- [Excerpted records]:
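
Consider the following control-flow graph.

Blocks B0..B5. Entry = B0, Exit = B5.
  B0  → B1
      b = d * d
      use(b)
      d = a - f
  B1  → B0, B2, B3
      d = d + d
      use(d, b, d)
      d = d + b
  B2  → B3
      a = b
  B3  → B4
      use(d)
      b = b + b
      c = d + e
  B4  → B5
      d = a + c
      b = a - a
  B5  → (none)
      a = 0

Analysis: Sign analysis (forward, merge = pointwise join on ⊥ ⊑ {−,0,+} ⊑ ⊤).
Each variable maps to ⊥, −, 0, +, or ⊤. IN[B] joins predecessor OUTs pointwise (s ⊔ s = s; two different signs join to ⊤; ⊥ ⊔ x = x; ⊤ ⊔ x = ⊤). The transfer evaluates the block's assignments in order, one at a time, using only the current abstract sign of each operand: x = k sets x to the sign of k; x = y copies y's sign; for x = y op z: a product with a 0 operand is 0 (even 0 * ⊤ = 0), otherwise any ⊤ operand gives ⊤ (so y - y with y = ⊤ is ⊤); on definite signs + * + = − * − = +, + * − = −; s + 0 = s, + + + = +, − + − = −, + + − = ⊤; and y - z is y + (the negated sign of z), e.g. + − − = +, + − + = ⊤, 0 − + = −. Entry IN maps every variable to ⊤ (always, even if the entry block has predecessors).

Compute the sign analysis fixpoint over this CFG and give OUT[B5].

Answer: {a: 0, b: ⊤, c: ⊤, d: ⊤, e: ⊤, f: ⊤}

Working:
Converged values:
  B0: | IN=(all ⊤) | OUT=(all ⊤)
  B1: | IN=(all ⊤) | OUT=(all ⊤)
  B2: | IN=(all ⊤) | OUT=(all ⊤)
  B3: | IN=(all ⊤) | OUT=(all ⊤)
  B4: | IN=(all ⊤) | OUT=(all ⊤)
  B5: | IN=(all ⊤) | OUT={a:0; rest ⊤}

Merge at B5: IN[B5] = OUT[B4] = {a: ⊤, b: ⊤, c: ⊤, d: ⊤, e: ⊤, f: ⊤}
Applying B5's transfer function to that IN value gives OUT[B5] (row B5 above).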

- [Work item]: What lines in the data above contain the word "pointwise"? Show them all.

- [Written solution]:
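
Analysis: Sign analysis (forward, merge = pointwise join on ⊥ ⊑ {−,0,+} ⊑ ⊤).
Each variable maps to ⊥, −, 0, +, or ⊤. IN[B] joins predecessor OUTs pointwise (s ⊔ s = s; two different signs join to ⊤; ⊥ ⊔ x = x; ⊤ ⊔ x = ⊤). The transfer evaluates the block's assignments in order, one at a time, using only the current abstract sign of each operand: x = k sets x to the sign of k; x = y copies y's sign; for x = y op z: a product with a 0 operand is 0 (even 0 * ⊤ = 0), otherwise any ⊤ operand gives ⊤ (so y - y with y = ⊤ is ⊤); on definite signs + * + = − * − = +, + * − = −; s + 0 = s, + + + = +, − + − = −, + + − = ⊤; and y - z is y + (the negated sign of z), e.g. + − − = +, + − + = ⊤, 0 − + = −. Entry IN maps every variable to ⊤ (always, even if the entry block has predecessors).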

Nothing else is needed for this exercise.